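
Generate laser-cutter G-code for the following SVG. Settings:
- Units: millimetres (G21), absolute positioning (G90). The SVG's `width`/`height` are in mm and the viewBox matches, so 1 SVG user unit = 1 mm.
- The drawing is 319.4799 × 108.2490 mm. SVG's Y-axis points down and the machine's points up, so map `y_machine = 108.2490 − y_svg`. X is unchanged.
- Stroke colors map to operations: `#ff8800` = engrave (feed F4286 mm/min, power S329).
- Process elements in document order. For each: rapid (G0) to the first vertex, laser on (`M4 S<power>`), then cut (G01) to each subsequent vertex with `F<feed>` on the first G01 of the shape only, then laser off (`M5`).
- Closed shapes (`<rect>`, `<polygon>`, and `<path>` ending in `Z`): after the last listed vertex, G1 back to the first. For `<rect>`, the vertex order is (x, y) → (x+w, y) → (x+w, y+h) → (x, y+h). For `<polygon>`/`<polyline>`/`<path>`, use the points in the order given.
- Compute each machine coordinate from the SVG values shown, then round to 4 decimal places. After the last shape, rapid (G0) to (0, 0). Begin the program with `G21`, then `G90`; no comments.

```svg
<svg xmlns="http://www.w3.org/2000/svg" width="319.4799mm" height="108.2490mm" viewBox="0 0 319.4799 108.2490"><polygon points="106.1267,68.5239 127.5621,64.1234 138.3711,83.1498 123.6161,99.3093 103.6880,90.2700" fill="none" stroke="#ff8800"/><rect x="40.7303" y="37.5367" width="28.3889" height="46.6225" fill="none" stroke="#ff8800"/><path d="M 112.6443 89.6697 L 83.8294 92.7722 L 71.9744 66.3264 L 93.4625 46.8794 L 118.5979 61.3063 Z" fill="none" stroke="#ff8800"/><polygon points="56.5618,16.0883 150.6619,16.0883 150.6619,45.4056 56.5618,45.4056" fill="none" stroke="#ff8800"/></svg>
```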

- **WHAT IS EXPECTED**: Copy every line above that includes the string "height".

- **SOLUTION TO THE EXERCISE**:
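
- Units: millimetres (G21), absolute positioning (G90). The SVG's `width`/`height` are in mm and the viewBox matches, so 1 SVG user unit = 1 mm.
<svg xmlns="http://www.w3.org/2000/svg" width="319.4799mm" height="108.2490mm" viewBox="0 0 319.4799 108.2490"><polygon points="106.1267,68.5239 127.5621,64.1234 138.3711,83.1498 123.6161,99.3093 103.6880,90.2700" fill="none" stroke="#ff8800"/><rect x="40.7303" y="37.5367" width="28.3889" height="46.6225" fill="none" stroke="#ff8800"/><path d="M 112.6443 89.6697 L 83.8294 92.7722 L 71.9744 66.3264 L 93.4625 46.8794 L 118.5979 61.3063 Z" fill="none" stroke="#ff8800"/><polygon points="56.5618,16.0883 150.6619,16.0883 150.6619,45.4056 56.5618,45.4056" fill="none" stroke="#ff8800"/></svg>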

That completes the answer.